Task objective.
The answer must be the full listing, retyped exactly.

Dataset records.
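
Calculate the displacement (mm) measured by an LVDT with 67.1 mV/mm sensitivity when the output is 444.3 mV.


Displacement = Vout / sensitivity.
d = 444.3 / 67.1
d = 6.621 mm

6.621 mm


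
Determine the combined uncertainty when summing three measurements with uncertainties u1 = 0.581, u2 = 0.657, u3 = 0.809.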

Task solution.
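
Calculate the displacement (mm) measured by an LVDT with 67.1 mV/mm sensitivity when the output is 444.3 mV.


Displacement = Vout / sensitivity.
d = 444.3 / 67.1
d = 6.621 mm

6.621 mm


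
Determine the combined uncertainty when summing three measurements with uncertainties u1 = 0.581, u2 = 0.657, u3 = 0.809.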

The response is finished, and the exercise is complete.